Dataset entries:
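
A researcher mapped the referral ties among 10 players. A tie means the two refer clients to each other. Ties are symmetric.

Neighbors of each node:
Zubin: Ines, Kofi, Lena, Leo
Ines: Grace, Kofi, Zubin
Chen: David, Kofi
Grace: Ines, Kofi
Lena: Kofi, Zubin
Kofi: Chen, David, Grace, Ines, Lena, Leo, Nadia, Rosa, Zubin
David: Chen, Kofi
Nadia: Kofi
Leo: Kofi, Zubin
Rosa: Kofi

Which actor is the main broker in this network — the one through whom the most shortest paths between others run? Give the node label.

Unnormalized betweenness of each node: Chen:0, David:0, Grace:0, Ines:1/2, Kofi:29, Lena:0, Leo:0, Nadia:0, Rosa:0, Zubin:3/2.
Kofi has the largest value, 29, making it the main broker — the node through which the most shortest paths run.

Kofi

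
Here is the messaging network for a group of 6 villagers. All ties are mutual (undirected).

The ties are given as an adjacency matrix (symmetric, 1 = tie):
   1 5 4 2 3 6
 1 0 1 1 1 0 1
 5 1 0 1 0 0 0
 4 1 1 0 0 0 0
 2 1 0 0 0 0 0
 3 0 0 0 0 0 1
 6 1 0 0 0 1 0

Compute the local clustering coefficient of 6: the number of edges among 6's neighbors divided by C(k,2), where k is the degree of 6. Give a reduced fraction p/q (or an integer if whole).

6's neighbors: 1 and 3 (k = 2).
Possible neighbor pairs: C(2,2) = 1. Edges among them: none → e = 0.
Clustering(6) = 0/1.

0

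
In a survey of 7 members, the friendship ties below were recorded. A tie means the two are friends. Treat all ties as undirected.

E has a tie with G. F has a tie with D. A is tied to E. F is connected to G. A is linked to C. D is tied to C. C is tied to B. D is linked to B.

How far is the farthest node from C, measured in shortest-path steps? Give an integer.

Distances from C: A:1, B:1, D:1, E:2, F:2, G:3.
The largest is 3 (to G), so the eccentricity of C is 3.

3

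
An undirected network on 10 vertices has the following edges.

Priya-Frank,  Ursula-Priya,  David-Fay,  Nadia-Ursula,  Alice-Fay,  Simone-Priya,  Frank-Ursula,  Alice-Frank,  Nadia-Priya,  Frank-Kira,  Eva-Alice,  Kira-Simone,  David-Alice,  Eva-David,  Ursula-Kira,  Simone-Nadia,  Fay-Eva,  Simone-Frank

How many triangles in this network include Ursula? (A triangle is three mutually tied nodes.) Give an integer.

3

Ursula's neighbors: Frank, Kira, Nadia, and Priya.
Neighbor pairs that are themselves tied: Ursula–Frank–Kira; Ursula–Frank–Priya; Ursula–Nadia–Priya. Each forms one triangle with Ursula, for 3 in total.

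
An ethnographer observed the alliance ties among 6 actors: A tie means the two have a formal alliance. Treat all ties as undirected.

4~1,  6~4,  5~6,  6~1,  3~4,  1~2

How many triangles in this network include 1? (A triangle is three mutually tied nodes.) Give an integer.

1

1's neighbors: 2, 4, and 6.
Neighbor pairs that are themselves tied: 1–4–6. Each forms one triangle with 1, for 1 in total.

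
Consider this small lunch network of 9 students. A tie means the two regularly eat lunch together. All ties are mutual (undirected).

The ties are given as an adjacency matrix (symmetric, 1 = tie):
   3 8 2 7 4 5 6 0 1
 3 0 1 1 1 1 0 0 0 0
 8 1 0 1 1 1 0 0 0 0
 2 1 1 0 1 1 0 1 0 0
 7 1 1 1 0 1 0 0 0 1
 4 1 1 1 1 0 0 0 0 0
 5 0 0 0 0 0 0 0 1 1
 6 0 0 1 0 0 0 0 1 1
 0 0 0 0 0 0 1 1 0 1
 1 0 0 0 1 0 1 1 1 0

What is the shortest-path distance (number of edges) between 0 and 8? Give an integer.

One shortest route is 0 – 6 – 2 – 8, which uses 3 edges, and at distance 2 from 0 we only reach {2, 7}, which does not include 8. So d(0,8) = 3.

3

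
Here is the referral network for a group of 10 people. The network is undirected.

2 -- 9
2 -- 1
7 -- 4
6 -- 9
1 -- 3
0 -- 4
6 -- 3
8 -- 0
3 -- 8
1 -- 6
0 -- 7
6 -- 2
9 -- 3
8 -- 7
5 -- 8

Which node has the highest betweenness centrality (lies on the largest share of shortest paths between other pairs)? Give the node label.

Unnormalized betweenness of each node: 0:7/2, 1:2, 2:1/3, 3:61/3, 4:0, 5:0, 6:7/3, 7:7/2, 8:23, 9:2.
8 has the largest value, 23, making it the main broker — the node through which the most shortest paths run.

8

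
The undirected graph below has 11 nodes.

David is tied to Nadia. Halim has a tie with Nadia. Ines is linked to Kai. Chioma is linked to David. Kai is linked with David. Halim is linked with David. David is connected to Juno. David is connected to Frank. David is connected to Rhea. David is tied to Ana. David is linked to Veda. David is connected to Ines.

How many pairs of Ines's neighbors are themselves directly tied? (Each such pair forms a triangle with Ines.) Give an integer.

Ines's neighbors: David and Kai.
Neighbor pairs that are themselves tied: Ines–David–Kai. Each forms one triangle with Ines, for 1 in total.

1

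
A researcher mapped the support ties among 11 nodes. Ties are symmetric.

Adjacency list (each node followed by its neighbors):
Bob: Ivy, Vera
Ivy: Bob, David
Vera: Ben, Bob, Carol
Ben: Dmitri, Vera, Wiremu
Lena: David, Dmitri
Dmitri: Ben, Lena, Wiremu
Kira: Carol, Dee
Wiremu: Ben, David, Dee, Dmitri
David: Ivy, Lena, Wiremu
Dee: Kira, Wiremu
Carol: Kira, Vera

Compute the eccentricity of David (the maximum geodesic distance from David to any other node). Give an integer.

Distances from David: Ben:2, Bob:2, Carol:4, Dee:2, Dmitri:2, Ivy:1, Kira:3, Lena:1, Vera:3, Wiremu:1.
The largest is 4 (to Carol), so the eccentricity of David is 4.

4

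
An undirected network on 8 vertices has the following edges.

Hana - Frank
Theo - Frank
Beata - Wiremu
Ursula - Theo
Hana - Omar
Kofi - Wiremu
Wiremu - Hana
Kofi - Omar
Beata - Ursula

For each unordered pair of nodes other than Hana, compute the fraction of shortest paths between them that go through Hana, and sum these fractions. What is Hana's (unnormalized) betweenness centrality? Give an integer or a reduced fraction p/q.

Pairs whose geodesics pass through Hana — Wiremu–Theo: 1/2; Wiremu–Frank: 1; Wiremu–Omar: 1/2; Beata–Frank: 1/2; Beata–Omar: 1/2; Ursula–Omar: 2/3; Theo–Omar: 1; Theo–Kofi: 2/3; Frank–Omar: 1; Frank–Kofi: 2/2.
All other pairs contribute 0.
Summing the contributions gives betweenness(Hana) = 22/3.

22/3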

## EXERCISE REQUIREMENTS
Your answer should consist only of the lines from the one that holds "Theo - Frank" to the end of the entries above, both ends included, each repeated exactly.

## EXERCISE OUTPUT
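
Theo - Frank
Beata - Wiremu
Ursula - Theo
Hana - Omar
Kofi - Wiremu
Wiremu - Hana
Kofi - Omar
Beata - Ursula

For each unordered pair of nodes other than Hana, compute the fraction of shortest paths between them that go through Hana, and sum these fractions. What is Hana's (unnormalized) betweenness centrality? Give an integer or a reduced fraction p/q.

Pairs whose geodesics pass through Hana — Wiremu–Theo: 1/2; Wiremu–Frank: 1; Wiremu–Omar: 1/2; Beata–Frank: 1/2; Beata–Omar: 1/2; Ursula–Omar: 2/3; Theo–Omar: 1; Theo–Kofi: 2/3; Frank–Omar: 1; Frank–Kofi: 2/2.
All other pairs contribute 0.
Summing the contributions gives betweenness(Hana) = 22/3.

22/3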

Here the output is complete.